> WHAT IS EXPECTED
Where the line containing "33 (mod 50)." appears in the records below, begin there and write out each line exactly until the last one, and nothing more.

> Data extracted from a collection
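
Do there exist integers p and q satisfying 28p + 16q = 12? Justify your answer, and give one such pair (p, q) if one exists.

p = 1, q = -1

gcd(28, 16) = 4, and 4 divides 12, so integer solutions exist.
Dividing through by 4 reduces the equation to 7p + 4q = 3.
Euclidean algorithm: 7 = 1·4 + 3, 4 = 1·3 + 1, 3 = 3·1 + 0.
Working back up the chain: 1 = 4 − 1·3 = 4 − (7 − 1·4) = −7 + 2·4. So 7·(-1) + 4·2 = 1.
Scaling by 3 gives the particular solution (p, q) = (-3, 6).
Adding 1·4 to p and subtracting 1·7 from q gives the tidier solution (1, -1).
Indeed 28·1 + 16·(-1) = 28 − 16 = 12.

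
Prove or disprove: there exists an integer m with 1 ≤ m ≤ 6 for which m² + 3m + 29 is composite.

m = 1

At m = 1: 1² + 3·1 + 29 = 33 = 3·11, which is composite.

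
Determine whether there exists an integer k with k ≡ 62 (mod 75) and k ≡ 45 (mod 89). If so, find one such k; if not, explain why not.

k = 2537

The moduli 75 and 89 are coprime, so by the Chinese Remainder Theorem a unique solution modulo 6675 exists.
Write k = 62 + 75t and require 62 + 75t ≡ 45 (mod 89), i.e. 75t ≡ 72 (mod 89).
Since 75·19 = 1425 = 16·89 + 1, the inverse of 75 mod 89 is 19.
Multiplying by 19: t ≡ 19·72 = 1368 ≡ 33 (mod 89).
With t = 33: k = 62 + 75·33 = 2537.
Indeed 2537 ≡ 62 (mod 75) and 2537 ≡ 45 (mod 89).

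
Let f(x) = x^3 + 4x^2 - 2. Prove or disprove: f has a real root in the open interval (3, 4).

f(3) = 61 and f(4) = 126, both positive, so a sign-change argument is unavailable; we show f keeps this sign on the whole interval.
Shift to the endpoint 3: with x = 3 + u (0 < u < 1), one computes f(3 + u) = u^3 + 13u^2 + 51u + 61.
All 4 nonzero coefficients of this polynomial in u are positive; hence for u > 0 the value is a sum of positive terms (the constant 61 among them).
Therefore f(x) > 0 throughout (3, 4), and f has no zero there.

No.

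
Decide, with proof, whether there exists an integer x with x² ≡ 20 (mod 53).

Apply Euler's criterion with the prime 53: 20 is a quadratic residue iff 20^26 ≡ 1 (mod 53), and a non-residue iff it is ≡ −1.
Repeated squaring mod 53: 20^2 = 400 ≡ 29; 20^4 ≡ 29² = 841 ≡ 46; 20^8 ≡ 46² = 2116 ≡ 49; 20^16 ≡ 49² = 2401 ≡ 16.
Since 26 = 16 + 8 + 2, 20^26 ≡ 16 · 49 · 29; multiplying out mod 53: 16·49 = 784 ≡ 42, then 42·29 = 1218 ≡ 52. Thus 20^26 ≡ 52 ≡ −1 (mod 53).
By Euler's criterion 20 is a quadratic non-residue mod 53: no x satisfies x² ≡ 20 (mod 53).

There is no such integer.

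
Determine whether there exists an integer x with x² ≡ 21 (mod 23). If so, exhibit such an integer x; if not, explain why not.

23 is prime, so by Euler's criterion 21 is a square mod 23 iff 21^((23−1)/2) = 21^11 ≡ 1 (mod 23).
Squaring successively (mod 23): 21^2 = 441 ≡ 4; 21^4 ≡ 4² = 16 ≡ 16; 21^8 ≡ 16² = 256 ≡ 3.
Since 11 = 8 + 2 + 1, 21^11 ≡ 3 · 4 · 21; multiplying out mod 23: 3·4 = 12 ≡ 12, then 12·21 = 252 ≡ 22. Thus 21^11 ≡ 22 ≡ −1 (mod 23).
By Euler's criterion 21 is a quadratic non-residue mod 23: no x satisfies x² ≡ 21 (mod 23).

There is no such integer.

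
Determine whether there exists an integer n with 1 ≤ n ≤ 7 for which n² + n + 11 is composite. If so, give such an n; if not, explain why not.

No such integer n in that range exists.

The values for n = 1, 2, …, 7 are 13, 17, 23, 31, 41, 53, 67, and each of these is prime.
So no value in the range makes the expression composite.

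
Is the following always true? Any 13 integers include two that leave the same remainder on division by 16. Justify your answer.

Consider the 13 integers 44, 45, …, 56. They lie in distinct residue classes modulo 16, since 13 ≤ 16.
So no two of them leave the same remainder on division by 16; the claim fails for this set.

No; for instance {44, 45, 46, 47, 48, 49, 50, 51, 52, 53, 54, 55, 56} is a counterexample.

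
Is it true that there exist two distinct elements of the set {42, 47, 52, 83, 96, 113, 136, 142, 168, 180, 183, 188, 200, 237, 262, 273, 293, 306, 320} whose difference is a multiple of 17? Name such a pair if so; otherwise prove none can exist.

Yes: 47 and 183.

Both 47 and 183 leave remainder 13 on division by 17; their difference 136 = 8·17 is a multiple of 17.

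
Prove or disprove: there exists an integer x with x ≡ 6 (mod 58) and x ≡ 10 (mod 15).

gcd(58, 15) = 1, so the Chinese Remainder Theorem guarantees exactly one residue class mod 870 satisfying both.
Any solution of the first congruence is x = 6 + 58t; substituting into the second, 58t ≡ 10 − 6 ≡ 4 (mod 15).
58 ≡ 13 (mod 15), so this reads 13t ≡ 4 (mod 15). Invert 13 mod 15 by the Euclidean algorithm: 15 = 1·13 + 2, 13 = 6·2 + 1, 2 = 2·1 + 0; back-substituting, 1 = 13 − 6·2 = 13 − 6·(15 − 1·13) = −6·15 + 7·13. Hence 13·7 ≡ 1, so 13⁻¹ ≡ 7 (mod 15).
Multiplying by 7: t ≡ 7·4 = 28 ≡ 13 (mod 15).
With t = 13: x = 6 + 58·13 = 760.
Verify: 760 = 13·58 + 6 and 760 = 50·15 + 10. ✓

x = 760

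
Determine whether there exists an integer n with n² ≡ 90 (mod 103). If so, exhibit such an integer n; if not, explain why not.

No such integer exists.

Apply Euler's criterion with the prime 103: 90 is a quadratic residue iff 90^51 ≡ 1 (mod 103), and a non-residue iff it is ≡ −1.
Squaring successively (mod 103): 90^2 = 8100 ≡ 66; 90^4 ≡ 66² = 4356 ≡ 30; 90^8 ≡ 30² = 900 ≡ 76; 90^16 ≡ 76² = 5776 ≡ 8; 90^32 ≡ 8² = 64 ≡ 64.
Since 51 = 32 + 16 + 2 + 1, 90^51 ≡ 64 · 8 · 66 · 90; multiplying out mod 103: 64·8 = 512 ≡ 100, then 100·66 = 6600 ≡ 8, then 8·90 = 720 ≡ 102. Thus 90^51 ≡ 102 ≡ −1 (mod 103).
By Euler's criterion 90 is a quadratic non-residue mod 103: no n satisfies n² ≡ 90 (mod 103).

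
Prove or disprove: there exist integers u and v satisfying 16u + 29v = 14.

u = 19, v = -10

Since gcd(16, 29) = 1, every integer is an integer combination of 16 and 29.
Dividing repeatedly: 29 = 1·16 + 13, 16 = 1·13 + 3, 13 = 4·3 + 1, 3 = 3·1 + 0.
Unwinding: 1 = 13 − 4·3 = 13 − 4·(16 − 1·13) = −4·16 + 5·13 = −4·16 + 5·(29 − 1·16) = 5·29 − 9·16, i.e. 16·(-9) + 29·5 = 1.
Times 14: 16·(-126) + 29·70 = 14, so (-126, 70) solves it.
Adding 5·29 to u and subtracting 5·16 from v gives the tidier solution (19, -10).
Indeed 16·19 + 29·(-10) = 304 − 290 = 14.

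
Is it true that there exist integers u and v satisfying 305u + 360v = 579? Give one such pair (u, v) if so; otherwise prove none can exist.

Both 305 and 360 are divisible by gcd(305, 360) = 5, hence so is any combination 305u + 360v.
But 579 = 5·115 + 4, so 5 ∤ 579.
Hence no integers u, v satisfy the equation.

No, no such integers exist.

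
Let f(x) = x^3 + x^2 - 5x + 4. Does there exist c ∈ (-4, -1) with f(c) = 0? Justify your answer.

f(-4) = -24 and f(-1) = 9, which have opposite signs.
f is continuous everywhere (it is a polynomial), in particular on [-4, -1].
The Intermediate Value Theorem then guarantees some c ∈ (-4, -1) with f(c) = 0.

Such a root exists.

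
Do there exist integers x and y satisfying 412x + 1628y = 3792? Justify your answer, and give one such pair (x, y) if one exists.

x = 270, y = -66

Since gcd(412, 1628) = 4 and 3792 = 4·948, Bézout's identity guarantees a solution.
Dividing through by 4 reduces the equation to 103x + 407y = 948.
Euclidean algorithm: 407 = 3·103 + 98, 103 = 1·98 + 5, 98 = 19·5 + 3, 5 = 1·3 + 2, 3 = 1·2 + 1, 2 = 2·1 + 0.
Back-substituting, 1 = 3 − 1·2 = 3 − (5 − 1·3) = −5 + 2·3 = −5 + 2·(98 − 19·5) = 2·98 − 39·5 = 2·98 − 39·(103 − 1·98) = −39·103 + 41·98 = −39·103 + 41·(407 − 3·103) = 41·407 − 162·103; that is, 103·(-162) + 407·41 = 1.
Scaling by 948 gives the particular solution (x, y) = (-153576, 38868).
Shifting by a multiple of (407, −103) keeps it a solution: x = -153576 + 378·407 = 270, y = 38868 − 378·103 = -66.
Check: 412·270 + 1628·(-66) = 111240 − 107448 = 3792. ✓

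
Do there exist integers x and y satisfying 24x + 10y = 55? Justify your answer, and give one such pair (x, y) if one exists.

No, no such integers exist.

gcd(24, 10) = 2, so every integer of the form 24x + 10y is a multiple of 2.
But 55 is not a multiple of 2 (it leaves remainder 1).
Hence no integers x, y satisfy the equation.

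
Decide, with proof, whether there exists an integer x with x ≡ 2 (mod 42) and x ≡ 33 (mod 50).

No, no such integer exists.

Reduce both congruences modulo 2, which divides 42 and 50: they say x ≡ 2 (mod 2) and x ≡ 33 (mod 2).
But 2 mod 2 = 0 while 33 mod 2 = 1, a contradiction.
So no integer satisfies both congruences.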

> FINISHED TASK
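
Decide, with proof, whether there exists an integer x with x ≡ 2 (mod 42) and x ≡ 33 (mod 50).

No, no such integer exists.

Reduce both congruences modulo 2, which divides 42 and 50: they say x ≡ 2 (mod 2) and x ≡ 33 (mod 2).
But 2 mod 2 = 0 while 33 mod 2 = 1, a contradiction.
So no integer satisfies both congruences.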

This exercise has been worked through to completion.